• [WORK INSTRUCTION]:
Count how many lines in the entries below hold the string "commands", and respond with that number only.

(Saved entries)
*** Begin section ***
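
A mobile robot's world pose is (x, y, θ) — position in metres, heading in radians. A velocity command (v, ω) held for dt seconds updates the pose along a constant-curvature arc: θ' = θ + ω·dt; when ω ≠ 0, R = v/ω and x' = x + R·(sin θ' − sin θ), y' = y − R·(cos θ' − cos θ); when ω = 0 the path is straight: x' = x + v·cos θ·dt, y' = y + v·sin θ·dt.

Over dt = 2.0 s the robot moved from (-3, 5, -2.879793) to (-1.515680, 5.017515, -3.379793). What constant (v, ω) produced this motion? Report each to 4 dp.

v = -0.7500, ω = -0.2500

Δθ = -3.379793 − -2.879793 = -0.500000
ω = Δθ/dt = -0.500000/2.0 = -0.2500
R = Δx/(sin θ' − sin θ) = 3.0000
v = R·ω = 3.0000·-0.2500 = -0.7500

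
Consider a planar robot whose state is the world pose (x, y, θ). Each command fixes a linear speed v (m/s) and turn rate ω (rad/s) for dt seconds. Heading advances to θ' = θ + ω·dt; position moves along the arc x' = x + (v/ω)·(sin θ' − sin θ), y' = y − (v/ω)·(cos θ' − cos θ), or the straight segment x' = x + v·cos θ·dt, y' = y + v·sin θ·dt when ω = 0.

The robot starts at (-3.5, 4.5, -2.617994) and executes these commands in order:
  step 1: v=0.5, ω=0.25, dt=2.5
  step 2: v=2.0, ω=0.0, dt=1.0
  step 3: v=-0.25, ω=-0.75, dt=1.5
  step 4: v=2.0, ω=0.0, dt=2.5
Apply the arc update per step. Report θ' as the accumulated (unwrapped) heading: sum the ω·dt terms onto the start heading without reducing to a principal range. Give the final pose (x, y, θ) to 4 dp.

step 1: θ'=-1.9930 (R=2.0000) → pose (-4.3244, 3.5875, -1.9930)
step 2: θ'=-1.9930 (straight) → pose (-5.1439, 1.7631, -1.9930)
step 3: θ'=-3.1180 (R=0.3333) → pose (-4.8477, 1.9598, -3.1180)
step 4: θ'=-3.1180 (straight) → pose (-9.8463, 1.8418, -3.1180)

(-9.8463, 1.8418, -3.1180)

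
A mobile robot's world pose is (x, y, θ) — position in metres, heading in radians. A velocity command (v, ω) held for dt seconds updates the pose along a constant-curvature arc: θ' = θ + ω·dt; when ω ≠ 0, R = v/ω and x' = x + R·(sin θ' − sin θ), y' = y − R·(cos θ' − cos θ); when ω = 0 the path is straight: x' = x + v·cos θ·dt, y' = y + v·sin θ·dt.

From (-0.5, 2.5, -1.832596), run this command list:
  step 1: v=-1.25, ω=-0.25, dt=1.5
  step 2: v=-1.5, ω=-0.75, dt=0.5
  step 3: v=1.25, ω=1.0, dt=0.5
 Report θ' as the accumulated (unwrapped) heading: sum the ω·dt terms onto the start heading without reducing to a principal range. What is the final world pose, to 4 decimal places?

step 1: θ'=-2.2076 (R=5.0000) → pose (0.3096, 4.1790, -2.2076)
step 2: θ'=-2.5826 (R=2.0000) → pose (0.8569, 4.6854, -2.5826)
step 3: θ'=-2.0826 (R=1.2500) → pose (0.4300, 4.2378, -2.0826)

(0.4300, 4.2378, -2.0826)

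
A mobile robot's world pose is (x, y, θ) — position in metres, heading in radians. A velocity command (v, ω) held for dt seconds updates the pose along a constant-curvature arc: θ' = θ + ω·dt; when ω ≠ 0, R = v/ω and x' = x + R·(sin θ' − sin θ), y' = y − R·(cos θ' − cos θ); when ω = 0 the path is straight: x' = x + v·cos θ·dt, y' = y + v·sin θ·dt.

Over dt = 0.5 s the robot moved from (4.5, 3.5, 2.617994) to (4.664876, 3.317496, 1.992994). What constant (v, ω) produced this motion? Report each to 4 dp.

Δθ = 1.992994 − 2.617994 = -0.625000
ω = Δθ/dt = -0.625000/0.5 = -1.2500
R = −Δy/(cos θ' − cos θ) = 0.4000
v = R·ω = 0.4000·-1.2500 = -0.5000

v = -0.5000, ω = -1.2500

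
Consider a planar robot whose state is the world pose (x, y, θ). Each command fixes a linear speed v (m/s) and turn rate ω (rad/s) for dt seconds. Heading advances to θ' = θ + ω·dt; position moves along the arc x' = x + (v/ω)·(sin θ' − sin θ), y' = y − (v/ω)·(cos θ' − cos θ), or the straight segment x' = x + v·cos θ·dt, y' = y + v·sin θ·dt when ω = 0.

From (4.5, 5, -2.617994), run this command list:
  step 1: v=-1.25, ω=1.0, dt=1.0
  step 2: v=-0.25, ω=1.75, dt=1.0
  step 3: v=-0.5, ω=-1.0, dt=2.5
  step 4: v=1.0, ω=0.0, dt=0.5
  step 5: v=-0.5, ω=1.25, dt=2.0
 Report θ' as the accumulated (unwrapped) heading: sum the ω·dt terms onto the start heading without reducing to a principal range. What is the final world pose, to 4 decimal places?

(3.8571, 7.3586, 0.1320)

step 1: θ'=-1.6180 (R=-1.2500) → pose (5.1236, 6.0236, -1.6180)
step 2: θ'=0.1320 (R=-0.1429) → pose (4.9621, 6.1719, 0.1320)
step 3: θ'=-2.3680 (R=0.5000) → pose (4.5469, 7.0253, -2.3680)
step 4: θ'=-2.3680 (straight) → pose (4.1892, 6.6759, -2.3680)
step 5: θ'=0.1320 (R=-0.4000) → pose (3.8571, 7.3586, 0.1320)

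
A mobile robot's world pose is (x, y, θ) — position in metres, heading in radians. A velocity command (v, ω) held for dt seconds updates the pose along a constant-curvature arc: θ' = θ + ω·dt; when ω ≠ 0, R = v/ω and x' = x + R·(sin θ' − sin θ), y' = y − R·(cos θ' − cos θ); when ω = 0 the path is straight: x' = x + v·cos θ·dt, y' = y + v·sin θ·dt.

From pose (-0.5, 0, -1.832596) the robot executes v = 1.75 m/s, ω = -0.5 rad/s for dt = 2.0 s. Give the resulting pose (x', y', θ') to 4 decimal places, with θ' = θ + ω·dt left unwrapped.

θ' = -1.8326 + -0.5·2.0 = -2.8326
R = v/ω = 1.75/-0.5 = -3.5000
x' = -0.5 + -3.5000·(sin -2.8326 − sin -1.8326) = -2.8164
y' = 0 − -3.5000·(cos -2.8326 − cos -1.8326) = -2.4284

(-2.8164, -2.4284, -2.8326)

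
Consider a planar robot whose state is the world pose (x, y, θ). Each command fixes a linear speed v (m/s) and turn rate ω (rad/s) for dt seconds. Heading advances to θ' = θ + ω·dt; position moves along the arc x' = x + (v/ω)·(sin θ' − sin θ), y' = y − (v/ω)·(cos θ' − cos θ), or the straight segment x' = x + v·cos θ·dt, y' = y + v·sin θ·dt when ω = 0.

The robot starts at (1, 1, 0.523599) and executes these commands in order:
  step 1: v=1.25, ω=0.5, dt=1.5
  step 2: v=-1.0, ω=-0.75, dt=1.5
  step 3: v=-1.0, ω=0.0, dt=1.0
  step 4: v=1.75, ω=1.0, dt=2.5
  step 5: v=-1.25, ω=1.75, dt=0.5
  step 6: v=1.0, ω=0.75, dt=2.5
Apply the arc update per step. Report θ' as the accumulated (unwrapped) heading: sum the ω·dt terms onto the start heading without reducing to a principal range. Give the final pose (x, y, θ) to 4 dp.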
*** End section ***
• [TASK ANSWER]:
2